» Task statement
Each line in the entries below that holds the string "players" is to be listed.

^^^^

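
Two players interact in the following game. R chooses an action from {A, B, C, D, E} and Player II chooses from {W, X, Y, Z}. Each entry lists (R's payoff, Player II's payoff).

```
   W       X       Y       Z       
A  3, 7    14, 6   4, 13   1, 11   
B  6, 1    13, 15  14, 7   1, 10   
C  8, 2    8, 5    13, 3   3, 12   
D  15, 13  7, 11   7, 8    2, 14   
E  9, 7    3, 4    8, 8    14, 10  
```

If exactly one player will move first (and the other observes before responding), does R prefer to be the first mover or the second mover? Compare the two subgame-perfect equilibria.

If R leads: Player II's best replies are A→Y, B→X, C→Z, D→Z, E→Z; R's induced payoffs 4, 13, 3, 2, 14; outcome (E, Z), payoffs (14, 10).
If Player II leads: R's best replies are W→D, X→A, Y→B, Z→E; Player II's induced payoffs 13, 6, 7, 10; outcome (D, W), payoffs (15, 13).
R gets 14 moving first and 15 moving second, so R prefers to move second.

second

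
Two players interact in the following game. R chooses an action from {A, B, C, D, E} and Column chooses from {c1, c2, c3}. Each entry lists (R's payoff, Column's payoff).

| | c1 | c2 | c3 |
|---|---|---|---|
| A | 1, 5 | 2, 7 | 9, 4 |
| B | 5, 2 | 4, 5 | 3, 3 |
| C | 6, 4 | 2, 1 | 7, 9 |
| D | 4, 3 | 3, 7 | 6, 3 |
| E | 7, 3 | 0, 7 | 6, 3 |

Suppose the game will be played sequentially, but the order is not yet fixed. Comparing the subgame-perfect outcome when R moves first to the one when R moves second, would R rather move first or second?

first

If R leads: Column's best replies are A→c2, B→c2, C→c3, D→c2, E→c2; R's induced payoffs 2, 4, 7, 3, 0; outcome (C, c3), payoffs (7, 9).
If Column leads: R's best replies are c1→E, c2→B, c3→A; Column's induced payoffs 3, 5, 4; outcome (B, c2), payoffs (4, 5).
R gets 7 moving first and 4 moving second, so R prefers to move first.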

^^^^

» Answer section
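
Two players interact in the following game. R chooses an action from {A, B, C, D, E} and Player II chooses from {W, X, Y, Z}. Each entry lists (R's payoff, Player II's payoff).
Two players interact in the following game. R chooses an action from {A, B, C, D, E} and Column chooses from {c1, c2, c3}. Each entry lists (R's payoff, Column's payoff).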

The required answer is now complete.